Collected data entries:
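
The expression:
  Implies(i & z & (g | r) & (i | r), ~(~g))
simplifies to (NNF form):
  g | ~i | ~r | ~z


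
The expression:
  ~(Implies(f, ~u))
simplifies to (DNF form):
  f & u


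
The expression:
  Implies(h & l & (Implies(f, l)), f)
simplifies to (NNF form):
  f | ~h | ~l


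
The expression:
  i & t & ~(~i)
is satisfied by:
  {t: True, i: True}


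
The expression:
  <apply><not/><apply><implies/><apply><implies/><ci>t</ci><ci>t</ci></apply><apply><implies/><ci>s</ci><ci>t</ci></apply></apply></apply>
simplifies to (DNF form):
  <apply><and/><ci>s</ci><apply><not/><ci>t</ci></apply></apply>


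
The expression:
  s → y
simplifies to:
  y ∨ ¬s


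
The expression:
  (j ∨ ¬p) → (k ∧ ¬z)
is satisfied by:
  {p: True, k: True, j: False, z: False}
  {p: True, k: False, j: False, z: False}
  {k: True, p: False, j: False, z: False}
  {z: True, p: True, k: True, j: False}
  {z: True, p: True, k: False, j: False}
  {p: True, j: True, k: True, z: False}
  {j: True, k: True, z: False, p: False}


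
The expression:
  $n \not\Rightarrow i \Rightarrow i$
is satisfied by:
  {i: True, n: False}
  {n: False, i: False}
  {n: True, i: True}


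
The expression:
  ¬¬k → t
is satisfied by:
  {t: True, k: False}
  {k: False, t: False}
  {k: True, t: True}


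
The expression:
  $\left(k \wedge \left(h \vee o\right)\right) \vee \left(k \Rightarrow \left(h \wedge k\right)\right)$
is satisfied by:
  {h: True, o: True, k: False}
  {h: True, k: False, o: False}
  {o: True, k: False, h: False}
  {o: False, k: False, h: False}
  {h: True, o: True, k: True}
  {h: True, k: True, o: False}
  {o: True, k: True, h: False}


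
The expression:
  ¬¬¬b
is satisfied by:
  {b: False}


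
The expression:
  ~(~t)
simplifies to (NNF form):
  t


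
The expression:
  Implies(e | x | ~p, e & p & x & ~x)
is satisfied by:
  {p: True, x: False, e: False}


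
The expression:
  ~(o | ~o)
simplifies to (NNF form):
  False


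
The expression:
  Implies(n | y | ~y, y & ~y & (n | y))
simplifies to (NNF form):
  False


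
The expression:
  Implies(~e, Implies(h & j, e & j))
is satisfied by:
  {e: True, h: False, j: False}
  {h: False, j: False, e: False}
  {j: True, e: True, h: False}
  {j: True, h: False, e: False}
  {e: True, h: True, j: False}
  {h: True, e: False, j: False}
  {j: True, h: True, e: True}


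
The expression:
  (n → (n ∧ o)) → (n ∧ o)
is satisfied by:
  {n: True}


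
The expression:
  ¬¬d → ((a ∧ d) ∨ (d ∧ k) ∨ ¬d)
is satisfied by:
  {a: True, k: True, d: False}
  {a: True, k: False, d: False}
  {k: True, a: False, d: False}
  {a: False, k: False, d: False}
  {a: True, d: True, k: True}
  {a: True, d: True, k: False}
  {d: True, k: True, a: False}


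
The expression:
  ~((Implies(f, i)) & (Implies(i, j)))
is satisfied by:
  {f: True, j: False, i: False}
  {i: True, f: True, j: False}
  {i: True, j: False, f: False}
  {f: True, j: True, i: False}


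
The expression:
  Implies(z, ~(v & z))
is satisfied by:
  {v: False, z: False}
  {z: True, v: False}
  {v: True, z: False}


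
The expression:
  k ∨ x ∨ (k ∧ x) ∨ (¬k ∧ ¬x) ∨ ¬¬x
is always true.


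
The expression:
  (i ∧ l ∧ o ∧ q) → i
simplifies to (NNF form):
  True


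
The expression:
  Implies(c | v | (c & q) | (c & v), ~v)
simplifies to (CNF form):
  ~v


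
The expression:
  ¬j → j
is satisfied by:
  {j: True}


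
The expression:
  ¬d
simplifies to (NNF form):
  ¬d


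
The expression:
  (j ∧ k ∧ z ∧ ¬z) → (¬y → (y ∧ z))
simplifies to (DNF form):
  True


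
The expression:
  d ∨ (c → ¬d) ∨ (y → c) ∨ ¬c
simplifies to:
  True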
--
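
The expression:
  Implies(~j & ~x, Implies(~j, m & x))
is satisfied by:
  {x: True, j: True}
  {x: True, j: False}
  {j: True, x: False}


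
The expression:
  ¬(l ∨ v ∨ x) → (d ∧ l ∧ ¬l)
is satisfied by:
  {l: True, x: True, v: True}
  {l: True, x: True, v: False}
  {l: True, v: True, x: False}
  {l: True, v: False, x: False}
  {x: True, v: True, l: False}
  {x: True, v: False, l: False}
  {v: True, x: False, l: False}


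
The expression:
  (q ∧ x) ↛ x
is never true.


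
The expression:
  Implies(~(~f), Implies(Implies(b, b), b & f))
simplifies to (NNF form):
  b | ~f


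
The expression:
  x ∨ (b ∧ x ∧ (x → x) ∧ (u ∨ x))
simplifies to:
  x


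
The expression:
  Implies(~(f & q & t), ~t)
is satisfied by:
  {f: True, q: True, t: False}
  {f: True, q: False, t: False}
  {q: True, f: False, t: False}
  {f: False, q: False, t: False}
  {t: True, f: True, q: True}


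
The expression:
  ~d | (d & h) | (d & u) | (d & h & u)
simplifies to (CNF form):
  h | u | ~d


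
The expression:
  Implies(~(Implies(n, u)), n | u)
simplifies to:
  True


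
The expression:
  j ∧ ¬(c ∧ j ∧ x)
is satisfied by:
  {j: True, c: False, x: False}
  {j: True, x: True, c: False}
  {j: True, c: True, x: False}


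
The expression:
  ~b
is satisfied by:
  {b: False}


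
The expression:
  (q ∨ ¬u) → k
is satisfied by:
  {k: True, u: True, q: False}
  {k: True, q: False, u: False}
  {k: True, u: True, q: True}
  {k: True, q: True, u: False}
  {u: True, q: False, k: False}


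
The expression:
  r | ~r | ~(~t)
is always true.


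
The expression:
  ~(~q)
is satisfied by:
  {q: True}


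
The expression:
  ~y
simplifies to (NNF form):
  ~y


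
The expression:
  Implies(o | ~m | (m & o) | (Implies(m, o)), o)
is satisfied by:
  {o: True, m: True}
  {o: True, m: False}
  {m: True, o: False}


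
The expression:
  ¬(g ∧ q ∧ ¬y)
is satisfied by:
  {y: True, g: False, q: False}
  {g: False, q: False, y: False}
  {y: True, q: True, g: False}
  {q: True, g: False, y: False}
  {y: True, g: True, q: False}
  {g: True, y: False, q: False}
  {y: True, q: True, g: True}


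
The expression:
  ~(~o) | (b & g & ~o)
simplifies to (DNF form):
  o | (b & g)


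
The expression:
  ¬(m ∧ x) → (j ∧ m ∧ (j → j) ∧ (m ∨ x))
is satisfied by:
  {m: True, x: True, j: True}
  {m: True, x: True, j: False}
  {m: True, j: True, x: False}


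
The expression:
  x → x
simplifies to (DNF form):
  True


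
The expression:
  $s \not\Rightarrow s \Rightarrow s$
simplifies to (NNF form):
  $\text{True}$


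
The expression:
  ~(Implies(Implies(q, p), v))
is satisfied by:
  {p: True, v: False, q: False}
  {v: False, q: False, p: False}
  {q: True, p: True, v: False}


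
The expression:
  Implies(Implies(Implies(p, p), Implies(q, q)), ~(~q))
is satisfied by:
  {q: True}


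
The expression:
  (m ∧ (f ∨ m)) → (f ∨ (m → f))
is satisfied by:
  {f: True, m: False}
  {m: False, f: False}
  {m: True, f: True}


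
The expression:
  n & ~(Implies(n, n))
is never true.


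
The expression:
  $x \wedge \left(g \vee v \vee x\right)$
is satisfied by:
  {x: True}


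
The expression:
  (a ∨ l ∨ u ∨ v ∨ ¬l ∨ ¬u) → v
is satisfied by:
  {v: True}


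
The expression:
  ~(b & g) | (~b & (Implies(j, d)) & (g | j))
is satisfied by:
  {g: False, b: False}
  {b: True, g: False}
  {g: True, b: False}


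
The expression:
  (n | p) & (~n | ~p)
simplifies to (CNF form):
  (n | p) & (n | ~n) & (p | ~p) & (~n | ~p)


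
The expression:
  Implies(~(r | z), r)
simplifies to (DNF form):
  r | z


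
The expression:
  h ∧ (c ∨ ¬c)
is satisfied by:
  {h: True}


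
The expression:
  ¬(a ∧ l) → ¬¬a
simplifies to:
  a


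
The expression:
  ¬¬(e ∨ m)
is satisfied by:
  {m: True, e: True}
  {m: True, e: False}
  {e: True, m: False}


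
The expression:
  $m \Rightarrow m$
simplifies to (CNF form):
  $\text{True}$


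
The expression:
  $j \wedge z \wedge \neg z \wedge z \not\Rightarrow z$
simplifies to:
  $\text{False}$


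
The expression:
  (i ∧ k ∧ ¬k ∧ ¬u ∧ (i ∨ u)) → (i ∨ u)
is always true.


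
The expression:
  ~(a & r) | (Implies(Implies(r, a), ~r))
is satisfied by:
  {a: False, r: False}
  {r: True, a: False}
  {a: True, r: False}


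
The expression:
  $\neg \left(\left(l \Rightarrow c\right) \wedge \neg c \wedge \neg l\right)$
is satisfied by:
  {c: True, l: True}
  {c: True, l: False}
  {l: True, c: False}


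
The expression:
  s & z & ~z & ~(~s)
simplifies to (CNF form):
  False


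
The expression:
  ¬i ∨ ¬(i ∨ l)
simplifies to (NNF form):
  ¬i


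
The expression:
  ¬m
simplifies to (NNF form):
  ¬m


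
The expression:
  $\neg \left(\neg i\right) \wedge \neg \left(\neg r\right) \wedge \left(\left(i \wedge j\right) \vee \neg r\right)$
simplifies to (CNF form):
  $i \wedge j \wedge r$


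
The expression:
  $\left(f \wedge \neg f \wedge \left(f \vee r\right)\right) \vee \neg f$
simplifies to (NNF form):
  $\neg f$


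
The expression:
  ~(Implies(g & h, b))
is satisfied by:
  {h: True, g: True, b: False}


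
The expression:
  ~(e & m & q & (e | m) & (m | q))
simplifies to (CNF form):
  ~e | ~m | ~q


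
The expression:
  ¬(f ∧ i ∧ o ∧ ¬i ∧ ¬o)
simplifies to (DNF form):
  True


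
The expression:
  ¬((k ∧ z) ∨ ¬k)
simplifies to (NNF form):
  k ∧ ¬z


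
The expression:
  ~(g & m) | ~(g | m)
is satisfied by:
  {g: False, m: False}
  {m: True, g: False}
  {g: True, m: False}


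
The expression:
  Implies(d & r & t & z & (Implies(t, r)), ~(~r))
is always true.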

■ What you will do
Gather all lines of the records that include the word "left".

■ Answer area
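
  $\left(k \wedge \left(h \vee o\right)\right) \vee \left(k \Rightarrow \left(h \wedge k\right)\right)$
  $x \wedge \left(g \vee v \vee x\right)$
  $\neg \left(\left(l \Rightarrow c\right) \wedge \neg c \wedge \neg l\right)$
  $\neg \left(\neg i\right) \wedge \neg \left(\neg r\right) \wedge \left(\left(i \wedge j\right) \vee \neg r\right)$
  $\left(f \wedge \neg f \wedge \left(f \vee r\right)\right) \vee \neg f$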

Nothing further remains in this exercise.